Data for review:
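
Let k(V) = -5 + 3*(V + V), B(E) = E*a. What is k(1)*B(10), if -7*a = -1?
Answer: 10/7 ≈ 1.4286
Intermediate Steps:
a = 1/7 (a = -1/7*(-1) = 1/7 ≈ 0.14286)
B(E) = E/7 (B(E) = E*(1/7) = E/7)
k(V) = -5 + 6*V (k(V) = -5 + 3*(2*V) = -5 + 6*V)
k(1)*B(10) = (-5 + 6*1)*((1/7)*10) = (-5 + 6)*(10/7) = 1*(10/7) = 10/7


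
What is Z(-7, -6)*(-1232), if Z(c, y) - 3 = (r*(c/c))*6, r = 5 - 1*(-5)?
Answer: -77616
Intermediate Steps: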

Exercise goal:
Find the string "What" in the listing and copy every line in which it occurs.

Response:
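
Let k(V) = -5 + 3*(V + V), B(E) = E*a. What is k(1)*B(10), if -7*a = -1?
What is Z(-7, -6)*(-1232), if Z(c, y) - 3 = (r*(c/c))*6, r = 5 - 1*(-5)?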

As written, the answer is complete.